=== Supplied entries ===

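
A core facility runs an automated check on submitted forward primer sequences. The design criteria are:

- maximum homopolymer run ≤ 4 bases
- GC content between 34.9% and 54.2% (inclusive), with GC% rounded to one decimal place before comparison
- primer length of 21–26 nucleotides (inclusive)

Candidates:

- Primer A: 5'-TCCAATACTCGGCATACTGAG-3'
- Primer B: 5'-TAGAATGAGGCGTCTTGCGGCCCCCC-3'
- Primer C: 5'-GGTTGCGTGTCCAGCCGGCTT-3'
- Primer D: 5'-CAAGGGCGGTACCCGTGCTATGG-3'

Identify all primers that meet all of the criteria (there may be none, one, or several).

Primer A only.

Primer A (21 nt, A=6 T=5 G=4 C=6): longest run = 2 ✓; GC 10/21 = 47.6% ✓; length 21 ✓ — passes.
Primer B (26 nt, A=4 T=5 G=8 C=9): longest run = 6, exceeds 4 ✗; GC 17/26 = 65.4%, outside 34.9–54.2% ✗; length 26 ✓ — fails.
Primer C (21 nt, A=1 T=6 G=8 C=6): longest run = 2 ✓; GC 14/21 = 66.7%, outside 34.9–54.2% ✗; length 21 ✓ — fails.
Primer D (23 nt, A=4 T=4 G=9 C=6): longest run = 3 ✓; GC 15/23 = 65.2%, outside 34.9–54.2% ✗; length 23 ✓ — fails.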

=== What you are asked to do ===
Set down only the line containing "- Primer D: 5'-CAAGGGCGGTACCCGTGCTATGG-3'" and the lines after it through the end, exactly as they appear above.

=== Solution to this problem ===
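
- Primer D: 5'-CAAGGGCGGTACCCGTGCTATGG-3'

Identify all primers that meet all of the criteria (there may be none, one, or several).

Primer A only.

Primer A (21 nt, A=6 T=5 G=4 C=6): longest run = 2 ✓; GC 10/21 = 47.6% ✓; length 21 ✓ — passes.
Primer B (26 nt, A=4 T=5 G=8 C=9): longest run = 6, exceeds 4 ✗; GC 17/26 = 65.4%, outside 34.9–54.2% ✗; length 26 ✓ — fails.
Primer C (21 nt, A=1 T=6 G=8 C=6): longest run = 2 ✓; GC 14/21 = 66.7%, outside 34.9–54.2% ✗; length 21 ✓ — fails.
Primer D (23 nt, A=4 T=4 G=9 C=6): longest run = 3 ✓; GC 15/23 = 65.2%, outside 34.9–54.2% ✗; length 23 ✓ — fails.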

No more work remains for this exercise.